(Beginning of Available records)

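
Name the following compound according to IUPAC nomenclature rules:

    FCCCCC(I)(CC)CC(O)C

The longest carbon chain that includes the –OH group has 8 carbons, so the parent hydride is octane.
The highest-priority functional group is an alcohol (–OH), so the name ends in -ol.
Choose the numbering such that numbering from this end puts the hydroxyl group at C-2 rather than C-7.
This places the hydroxyl at C-2; an ethyl group at C-4; a fluoro group at C-8; an iodo group at C-4.
The substituents are ordered alphabetically, ignoring any di-/tri- multipliers.
Assembling the pieces gives 4-ethyl-8-fluoro-4-iodooctan-2-ol.

4-ethyl-8-fluoro-4-iodooctan-2-ol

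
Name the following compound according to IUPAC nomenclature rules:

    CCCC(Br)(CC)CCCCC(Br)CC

3,8-dibromo-8-ethylundecane

The longest carbon chain is 11 atoms: the parent is undecane.
Choose the numbering such that the substituent locant set {3,8,8} is lower than {4,4,9} at the first point of difference.
This places bromo groups at C-3 and C-8; an ethyl group at C-8.
Substituent prefixes are cited in alphabetical order (multiplying prefixes like di-/tri- are ignored for ordering).
Assembling the pieces gives 3,8-dibromo-8-ethylundecane.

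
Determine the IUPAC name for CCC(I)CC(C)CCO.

5-iodo-3-methylheptan-1-ol

The longest carbon chain that includes the –OH group has 7 carbons, so the parent hydride is heptane.
The principal characteristic group is an alcohol (–OH), named with the suffix -ol.
Choose the numbering such that numbering from this end puts the hydroxyl group at C-1 rather than C-7.
That gives the hydroxyl at C-1; an iodo group at C-5; a methyl group at C-3.
Prefixes are listed alphabetically: iodo, methyl.
The name is 5-iodo-3-methylheptan-1-ol.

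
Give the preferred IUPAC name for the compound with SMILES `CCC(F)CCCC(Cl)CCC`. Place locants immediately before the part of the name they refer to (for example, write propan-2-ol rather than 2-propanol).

7-chloro-3-fluorodecane

The longest continuous carbon chain has 10 atoms, so the parent hydride is decane.
Choose the numbering such that the substituent locant set {3,7} is lower than {4,8} at the first point of difference.
This places a chloro group at C-7; a fluoro group at C-3.
The substituents are ordered alphabetically, ignoring any di-/tri- multipliers.
Putting it together: 7-chloro-3-fluorodecane.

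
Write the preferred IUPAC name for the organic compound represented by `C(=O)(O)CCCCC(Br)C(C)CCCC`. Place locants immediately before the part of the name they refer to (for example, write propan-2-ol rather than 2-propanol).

The longest carbon chain that includes the –COOH group has 11 carbons, so the parent hydride is undecane.
The principal characteristic group is a carboxylic acid (terminal –COOH), named with the suffix -oic acid.
The numbering direction is chosen so that the carboxylic acid carbon is C-1 by definition.
That gives a bromo group at C-6; a methyl group at C-7.
Substituent prefixes are cited in alphabetical order (multiplying prefixes like di-/tri- are ignored for ordering).
Putting it together: 6-bromo-7-methylundecanoic acid.

6-bromo-7-methylundecanoic acid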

(End of Available records)

- **Aim of the exercise**: Your answer must be the line holding "Write the preferred" and every later line of the entries above, written out exactly, and nothing else.

- **Output of the exercise**:
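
Write the preferred IUPAC name for the organic compound represented by `C(=O)(O)CCCCC(Br)C(C)CCCC`. Place locants immediately before the part of the name they refer to (for example, write propan-2-ol rather than 2-propanol).

The longest carbon chain that includes the –COOH group has 11 carbons, so the parent hydride is undecane.
The principal characteristic group is a carboxylic acid (terminal –COOH), named with the suffix -oic acid.
The numbering direction is chosen so that the carboxylic acid carbon is C-1 by definition.
That gives a bromo group at C-6; a methyl group at C-7.
Substituent prefixes are cited in alphabetical order (multiplying prefixes like di-/tri- are ignored for ordering).
Putting it together: 6-bromo-7-methylundecanoic acid.

6-bromo-7-methylundecanoic acid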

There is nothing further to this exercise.